> Problem requirements:
Across the data below, how many lines hold "facility"? Answer with that number and nothing else.

+===+

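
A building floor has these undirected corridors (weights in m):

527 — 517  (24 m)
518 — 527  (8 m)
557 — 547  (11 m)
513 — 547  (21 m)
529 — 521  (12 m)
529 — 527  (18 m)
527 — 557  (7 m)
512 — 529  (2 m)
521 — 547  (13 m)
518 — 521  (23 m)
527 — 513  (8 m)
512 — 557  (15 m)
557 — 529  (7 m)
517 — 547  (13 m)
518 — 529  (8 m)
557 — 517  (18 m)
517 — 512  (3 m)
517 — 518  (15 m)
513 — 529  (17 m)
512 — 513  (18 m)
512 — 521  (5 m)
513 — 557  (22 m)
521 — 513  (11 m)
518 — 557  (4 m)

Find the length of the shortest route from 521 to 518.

Candidate routes:
521–512–529–518: 5+2+8 = 15
521–529–518: 12+8 = 20
521–518: 23 = 23
521–512–529–557–518: 5+2+7+4 = 18
Cheapest is 521–512–529–518 at 15 m.

15 m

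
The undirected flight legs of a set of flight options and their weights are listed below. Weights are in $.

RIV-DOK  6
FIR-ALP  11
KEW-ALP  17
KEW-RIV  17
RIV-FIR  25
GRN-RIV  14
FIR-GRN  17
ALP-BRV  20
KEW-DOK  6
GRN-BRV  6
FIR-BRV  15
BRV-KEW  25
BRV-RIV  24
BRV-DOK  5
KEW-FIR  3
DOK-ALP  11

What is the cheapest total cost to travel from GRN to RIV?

$14

Candidate routes:
GRN - BRV - RIV: 6+24 = 30
GRN - BRV - DOK - RIV: 6+5+6 = 17
GRN - RIV: 14 = 14
Cheapest is GRN - RIV at $14.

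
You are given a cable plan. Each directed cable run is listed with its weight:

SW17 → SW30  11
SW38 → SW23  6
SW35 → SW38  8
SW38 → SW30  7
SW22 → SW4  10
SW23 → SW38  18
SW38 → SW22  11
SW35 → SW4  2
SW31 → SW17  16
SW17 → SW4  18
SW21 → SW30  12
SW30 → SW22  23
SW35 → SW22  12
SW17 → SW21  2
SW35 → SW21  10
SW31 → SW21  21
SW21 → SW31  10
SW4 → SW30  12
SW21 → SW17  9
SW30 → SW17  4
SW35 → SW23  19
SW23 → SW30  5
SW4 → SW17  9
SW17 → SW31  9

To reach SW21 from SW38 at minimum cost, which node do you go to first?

SW30

Candidate routes:
SW38–SW23–SW30–SW17–SW21: 6+5+4+2 = 17
SW38–SW22–SW4–SW17–SW21: 11+10+9+2 = 32
SW38–SW30–SW17–SW21: 7+4+2 = 13
The minimum is 13 via SW38–SW30–SW17–SW21.
So from SW38 the first move is to SW30.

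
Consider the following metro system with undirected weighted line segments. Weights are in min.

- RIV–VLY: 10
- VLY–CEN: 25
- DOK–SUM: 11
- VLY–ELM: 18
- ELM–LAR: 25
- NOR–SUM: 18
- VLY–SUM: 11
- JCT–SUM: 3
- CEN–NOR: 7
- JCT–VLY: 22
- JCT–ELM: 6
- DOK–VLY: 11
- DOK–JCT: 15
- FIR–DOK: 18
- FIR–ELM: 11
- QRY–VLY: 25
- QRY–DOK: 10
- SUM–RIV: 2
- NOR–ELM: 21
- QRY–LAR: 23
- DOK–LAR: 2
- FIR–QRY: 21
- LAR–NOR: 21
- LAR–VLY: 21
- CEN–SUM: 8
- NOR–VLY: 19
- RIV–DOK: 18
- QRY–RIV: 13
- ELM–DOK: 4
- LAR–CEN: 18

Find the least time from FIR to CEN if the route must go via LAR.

Best FIR to LAR: FIR → ELM → DOK → LAR costing 17
Best LAR to CEN: LAR → CEN costing 18
Total via LAR: 17 + 18 = 35 min.

35 min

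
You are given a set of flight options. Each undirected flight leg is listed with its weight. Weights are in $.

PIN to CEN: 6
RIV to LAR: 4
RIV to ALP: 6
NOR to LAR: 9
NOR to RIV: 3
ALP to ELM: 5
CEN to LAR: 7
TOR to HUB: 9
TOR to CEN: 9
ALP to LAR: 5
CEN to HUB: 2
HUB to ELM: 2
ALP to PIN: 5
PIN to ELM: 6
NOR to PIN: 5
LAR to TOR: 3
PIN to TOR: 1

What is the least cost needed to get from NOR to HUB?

Compare a few routes:
NOR → PIN → TOR → HUB: 5+1+9 = 15
NOR → PIN → CEN → HUB: 5+6+2 = 13
Cheapest is NOR → PIN → CEN → HUB at $13.

$13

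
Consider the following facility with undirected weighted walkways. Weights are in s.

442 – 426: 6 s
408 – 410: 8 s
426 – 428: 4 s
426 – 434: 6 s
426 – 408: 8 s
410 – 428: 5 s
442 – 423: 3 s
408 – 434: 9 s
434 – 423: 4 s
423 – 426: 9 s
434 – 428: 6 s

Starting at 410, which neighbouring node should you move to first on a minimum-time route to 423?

Compare a few routes:
410–428–434–423: 5+6+4 = 15
410–428–426–442–423: 5+4+6+3 = 18
The minimum is 15 s via 410–428–434–423.
So from 410 the first move is to 428.

428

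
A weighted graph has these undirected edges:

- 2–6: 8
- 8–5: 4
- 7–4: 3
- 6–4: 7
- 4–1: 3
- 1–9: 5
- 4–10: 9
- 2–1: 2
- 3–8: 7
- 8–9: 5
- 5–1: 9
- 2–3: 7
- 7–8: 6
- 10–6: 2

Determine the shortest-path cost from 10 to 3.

Compare a few routes:
10 → 4 → 1 → 2 → 3: 9+3+2+7 = 21
10 → 6 → 4 → 1 → 2 → 3: 2+7+3+2+7 = 21
10 → 6 → 2 → 3: 2+8+7 = 17
The minimum is 17 via 10 → 6 → 2 → 3.

17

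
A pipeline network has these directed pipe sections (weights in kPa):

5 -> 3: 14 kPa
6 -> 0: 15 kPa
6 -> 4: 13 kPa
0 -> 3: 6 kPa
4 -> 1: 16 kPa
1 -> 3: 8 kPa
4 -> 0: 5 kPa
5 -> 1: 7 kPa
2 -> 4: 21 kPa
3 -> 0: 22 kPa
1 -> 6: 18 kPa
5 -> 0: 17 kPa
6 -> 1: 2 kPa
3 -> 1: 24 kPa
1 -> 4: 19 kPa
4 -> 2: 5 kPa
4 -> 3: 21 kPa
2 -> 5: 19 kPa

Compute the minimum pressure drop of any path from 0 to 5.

Enumerating some paths:
0 - 3 - 1 - 6 - 4 - 2 - 5: 6+24+18+13+5+19 = 85
0 - 3 - 1 - 4 - 2 - 5: 6+24+19+5+19 = 73
Cheapest is 0 - 3 - 1 - 4 - 2 - 5 at 73 kPa.

73 kPa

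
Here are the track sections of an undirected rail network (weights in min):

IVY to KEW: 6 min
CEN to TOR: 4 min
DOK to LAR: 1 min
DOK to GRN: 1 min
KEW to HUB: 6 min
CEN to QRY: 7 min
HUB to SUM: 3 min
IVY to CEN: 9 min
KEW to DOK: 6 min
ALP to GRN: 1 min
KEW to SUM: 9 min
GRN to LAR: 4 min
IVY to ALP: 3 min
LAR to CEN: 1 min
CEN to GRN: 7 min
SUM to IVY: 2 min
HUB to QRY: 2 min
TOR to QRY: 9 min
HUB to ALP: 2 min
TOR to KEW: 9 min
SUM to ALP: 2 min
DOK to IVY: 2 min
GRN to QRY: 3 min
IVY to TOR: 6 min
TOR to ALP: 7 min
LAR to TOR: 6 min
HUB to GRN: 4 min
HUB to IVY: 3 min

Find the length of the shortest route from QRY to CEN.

Enumerating some paths:
QRY - GRN - DOK - LAR - CEN: 3+1+1+1 = 6
QRY - CEN: 7 = 7
Cheapest is QRY - GRN - DOK - LAR - CEN at 6 min.

6 min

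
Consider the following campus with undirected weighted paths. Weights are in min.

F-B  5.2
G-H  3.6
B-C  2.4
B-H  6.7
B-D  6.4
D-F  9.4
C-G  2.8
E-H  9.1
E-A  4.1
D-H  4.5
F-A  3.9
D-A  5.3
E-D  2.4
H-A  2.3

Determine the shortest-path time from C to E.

Settle nodes by increasing distance from C:
C: 0
B: 2.4  (via C)
G: 2.8  (via C)
H: 6.4  (via G)
F: 7.6  (via B)
A: 8.7  (via H)
D: 8.8  (via B)
E: 11.2  (via D)
Shortest route: C → B → D → E = 11.2 min.

11.2 min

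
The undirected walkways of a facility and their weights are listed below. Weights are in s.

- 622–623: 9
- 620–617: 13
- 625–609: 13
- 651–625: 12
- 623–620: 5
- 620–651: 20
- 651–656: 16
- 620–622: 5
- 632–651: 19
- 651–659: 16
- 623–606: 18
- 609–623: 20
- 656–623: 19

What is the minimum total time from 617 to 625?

45 s

Compare a few routes:
617 - 620 - 623 - 609 - 625: 13+5+20+13 = 51
617 - 620 - 622 - 623 - 609 - 625: 13+5+9+20+13 = 60
617 - 620 - 651 - 625: 13+20+12 = 45
Cheapest is 617 - 620 - 651 - 625 at 45 s.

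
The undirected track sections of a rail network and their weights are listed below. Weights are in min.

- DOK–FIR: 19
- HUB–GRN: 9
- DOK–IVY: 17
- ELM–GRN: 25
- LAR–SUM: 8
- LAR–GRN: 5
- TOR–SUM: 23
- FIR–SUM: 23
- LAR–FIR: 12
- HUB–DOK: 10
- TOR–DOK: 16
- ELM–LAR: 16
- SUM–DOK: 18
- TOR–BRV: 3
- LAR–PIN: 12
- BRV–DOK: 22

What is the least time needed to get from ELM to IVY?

57 min

Running Dijkstra from ELM:
ELM: 0
LAR: 16  (via ELM)
GRN: 21  (via LAR)
SUM: 24  (via LAR)
FIR: 28  (via LAR)
PIN: 28  (via LAR)
HUB: 30  (via GRN)
DOK: 40  (via HUB)
TOR: 47  (via SUM)
BRV: 50  (via TOR)
IVY: 57  (via DOK)
Shortest route: ELM–LAR–GRN–HUB–DOK–IVY = 57 min.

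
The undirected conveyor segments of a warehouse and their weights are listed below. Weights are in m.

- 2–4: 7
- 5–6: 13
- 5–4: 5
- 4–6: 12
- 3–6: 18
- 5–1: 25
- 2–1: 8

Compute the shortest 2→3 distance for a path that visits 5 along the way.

Best 2 to 5: 2–4–5 costing 12
Shortest 5→3: 5–6–3 = 31
Total via 5: 12 + 31 = 43 m.

43 m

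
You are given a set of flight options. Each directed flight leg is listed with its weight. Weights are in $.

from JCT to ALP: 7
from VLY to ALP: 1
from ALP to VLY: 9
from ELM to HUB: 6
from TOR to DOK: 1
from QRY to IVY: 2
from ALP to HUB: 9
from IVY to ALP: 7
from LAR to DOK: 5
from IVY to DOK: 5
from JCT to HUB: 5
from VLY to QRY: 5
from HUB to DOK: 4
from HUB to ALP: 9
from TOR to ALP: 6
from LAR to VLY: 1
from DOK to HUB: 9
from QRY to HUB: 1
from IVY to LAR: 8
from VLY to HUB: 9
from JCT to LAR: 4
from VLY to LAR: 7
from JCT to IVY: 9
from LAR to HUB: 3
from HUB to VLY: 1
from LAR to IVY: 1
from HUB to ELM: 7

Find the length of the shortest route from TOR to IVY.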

+===+

> Your solution:
2